### DATA TO PROCESS
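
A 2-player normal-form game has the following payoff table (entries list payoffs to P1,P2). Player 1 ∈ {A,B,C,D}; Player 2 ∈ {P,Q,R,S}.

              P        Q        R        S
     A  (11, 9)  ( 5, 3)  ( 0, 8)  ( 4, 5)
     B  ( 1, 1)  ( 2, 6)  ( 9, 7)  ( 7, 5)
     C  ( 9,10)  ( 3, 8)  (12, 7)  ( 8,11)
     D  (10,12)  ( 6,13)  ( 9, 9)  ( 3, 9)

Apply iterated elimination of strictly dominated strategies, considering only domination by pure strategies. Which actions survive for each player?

P1 drop B (C beats it: P:9>1 Q:3>2 R:12>9 S:8>7)
P2 drop R (P beats it: A:9>8 C:10>7 D:12>9)
P1→{A,C,D} P2→{P,Q,S}

Remaining: P1:{A,C,D} P2:{P,Q,S}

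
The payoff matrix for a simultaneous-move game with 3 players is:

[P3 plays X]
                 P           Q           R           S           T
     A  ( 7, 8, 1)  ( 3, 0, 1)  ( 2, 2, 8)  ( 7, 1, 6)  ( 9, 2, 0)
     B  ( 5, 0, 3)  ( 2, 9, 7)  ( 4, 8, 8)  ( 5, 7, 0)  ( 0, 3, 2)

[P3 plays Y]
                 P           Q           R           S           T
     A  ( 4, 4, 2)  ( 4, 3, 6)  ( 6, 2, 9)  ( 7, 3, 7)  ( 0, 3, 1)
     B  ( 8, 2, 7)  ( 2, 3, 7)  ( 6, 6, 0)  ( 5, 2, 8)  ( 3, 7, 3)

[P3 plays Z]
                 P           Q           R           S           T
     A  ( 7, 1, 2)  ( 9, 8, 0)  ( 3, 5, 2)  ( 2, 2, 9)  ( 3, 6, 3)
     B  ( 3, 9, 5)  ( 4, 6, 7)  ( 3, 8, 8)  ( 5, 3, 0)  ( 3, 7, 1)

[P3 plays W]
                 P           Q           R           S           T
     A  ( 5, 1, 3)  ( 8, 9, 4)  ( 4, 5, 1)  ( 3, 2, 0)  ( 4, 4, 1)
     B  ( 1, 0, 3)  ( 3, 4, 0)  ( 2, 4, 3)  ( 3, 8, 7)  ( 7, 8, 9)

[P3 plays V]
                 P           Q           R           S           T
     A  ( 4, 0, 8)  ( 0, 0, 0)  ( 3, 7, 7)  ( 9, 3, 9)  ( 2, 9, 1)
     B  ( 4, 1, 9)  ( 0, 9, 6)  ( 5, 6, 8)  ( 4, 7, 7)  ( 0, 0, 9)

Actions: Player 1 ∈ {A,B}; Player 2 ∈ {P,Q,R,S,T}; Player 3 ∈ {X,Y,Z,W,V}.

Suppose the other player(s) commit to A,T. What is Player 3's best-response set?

u_3(X vs A,T) = 0
u_3(Y vs A,T) = 1
u_3(Z vs A,T) = 3
u_3(W vs A,T) = 1
u_3(V vs A,T) = 1
max payoff 3 at {Z}

P3 best: {Z}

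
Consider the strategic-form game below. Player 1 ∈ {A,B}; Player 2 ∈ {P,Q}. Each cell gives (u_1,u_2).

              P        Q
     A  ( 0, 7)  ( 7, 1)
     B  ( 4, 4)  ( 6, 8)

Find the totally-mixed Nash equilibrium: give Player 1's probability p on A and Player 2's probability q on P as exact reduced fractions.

P1 indiff ⇒ q·0+(1-q)·7 = q·4+(1-q)·6 ⇒ q(-4) = (1-q)(-1) ⇒ q = 1/5
P2 indiff ⇒ p·7+(1-p)·4 = p·1+(1-p)·8 ⇒ p(6) = (1-p)(4) ⇒ p = 2/5

(p,q) = (2/5, 1/5)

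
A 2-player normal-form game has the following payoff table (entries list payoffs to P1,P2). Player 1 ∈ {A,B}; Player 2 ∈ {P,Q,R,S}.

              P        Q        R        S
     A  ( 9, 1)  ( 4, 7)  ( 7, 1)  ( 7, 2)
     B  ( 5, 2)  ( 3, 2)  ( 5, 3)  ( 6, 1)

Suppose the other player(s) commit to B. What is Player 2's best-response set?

u_2(P vs B) = 2
u_2(Q vs B) = 2
u_2(R vs B) = 3
u_2(S vs B) = 1
max payoff 3 at {R}

P2 best: {R}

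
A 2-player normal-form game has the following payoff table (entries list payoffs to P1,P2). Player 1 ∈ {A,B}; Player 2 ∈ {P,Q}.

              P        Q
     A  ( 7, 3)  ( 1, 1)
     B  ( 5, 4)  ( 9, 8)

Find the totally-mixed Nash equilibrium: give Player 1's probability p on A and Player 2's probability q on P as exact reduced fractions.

P1 indiff ⇒ q·7+(1-q)·1 = q·5+(1-q)·9 ⇒ q(2) = (1-q)(8) ⇒ q = 4/5
P2 indiff ⇒ p·3+(1-p)·4 = p·1+(1-p)·8 ⇒ p(2) = (1-p)(4) ⇒ p = 2/3

(p,q) = (2/3, 4/5)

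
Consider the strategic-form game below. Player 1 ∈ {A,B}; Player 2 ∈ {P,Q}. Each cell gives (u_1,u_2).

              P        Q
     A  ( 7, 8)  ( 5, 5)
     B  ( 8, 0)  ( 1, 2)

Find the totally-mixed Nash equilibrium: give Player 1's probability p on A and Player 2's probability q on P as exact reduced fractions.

P1 mixes 2/5 on A; P2 mixes 4/5 on P

P1 indiff ⇒ q·7+(1-q)·5 = q·8+(1-q)·1 ⇒ q(-1) = (1-q)(-4) ⇒ q = 4/5
P2 indiff ⇒ p·8+(1-p)·0 = p·5+(1-p)·2 ⇒ p(3) = (1-p)(2) ⇒ p = 2/5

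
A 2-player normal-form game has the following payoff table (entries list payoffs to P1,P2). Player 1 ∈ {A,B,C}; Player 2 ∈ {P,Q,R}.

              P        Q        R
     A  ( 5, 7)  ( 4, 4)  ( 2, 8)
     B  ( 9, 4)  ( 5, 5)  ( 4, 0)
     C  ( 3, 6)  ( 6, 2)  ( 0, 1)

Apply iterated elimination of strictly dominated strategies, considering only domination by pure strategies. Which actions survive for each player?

IESDS → P1:{B,C} P2:{P,Q}

P1 drop A (B beats it: P:9>5 Q:5>4 R:4>2)
P2 drop R (P beats it: B:4>0 C:6>1)
P1→{B,C} P2→{P,Q}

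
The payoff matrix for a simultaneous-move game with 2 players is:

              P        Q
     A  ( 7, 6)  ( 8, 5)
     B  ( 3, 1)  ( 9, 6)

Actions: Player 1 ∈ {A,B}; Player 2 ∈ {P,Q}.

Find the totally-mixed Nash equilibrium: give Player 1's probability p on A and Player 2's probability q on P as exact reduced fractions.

P1 indiff ⇒ q·7+(1-q)·8 = q·3+(1-q)·9 ⇒ q(4) = (1-q)(1) ⇒ q = 1/5
P2 indiff ⇒ p·6+(1-p)·1 = p·5+(1-p)·6 ⇒ p(1) = (1-p)(5) ⇒ p = 5/6

(p,q) = (5/6, 1/5)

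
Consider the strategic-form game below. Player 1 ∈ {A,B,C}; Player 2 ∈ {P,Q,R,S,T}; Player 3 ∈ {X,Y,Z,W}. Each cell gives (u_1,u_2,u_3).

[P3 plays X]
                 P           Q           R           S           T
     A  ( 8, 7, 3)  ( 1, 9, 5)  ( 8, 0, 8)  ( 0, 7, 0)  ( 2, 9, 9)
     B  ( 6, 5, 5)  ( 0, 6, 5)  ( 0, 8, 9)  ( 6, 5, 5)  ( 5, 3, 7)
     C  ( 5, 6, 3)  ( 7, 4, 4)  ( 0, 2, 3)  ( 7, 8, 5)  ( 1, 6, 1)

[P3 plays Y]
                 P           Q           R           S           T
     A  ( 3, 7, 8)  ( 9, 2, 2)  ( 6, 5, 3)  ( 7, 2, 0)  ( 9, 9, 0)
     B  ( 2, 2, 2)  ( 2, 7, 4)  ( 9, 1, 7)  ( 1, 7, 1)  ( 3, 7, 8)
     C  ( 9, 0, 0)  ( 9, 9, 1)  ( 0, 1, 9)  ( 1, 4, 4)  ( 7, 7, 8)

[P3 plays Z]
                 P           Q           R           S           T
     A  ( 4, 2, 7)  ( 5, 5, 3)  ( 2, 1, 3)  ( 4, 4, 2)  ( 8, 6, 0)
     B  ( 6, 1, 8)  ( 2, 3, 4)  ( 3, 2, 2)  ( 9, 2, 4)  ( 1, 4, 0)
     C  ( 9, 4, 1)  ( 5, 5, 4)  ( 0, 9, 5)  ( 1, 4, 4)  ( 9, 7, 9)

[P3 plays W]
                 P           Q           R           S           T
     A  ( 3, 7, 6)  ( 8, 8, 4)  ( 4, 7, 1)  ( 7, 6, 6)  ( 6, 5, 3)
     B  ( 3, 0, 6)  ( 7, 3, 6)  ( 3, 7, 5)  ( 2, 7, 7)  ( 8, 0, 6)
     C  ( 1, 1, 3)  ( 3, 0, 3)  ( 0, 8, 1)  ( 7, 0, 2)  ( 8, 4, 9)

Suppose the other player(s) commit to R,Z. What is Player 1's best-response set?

u_1(A vs R,Z) = 2
u_1(B vs R,Z) = 3
u_1(C vs R,Z) = 0
max payoff 3 at {B}

P1 best: {B}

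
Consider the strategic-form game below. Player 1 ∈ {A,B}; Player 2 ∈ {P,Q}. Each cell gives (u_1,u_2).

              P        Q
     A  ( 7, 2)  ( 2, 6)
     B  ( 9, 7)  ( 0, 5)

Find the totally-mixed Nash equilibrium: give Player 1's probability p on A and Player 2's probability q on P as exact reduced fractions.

P1 indiff ⇒ q·7+(1-q)·2 = q·9+(1-q)·0 ⇒ q(-2) = (1-q)(-2) ⇒ q = 1/2
P2 indiff ⇒ p·2+(1-p)·7 = p·6+(1-p)·5 ⇒ p(-4) = (1-p)(-2) ⇒ p = 1/3

P1 mixes 1/3 on A; P2 mixes 1/2 on P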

### ABOUT THIS TASK
Select, from the listing, all lines that include the word "following".

### RESPONSE TO THIS TASK
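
A 2-player normal-form game has the following payoff table (entries list payoffs to P1,P2). Player 1 ∈ {A,B,C,D}; Player 2 ∈ {P,Q,R,S}.
A 2-player normal-form game has the following payoff table (entries list payoffs to P1,P2). Player 1 ∈ {A,B}; Player 2 ∈ {P,Q,R,S}.
A 2-player normal-form game has the following payoff table (entries list payoffs to P1,P2). Player 1 ∈ {A,B}; Player 2 ∈ {P,Q}.
A 2-player normal-form game has the following payoff table (entries list payoffs to P1,P2). Player 1 ∈ {A,B,C}; Player 2 ∈ {P,Q,R}.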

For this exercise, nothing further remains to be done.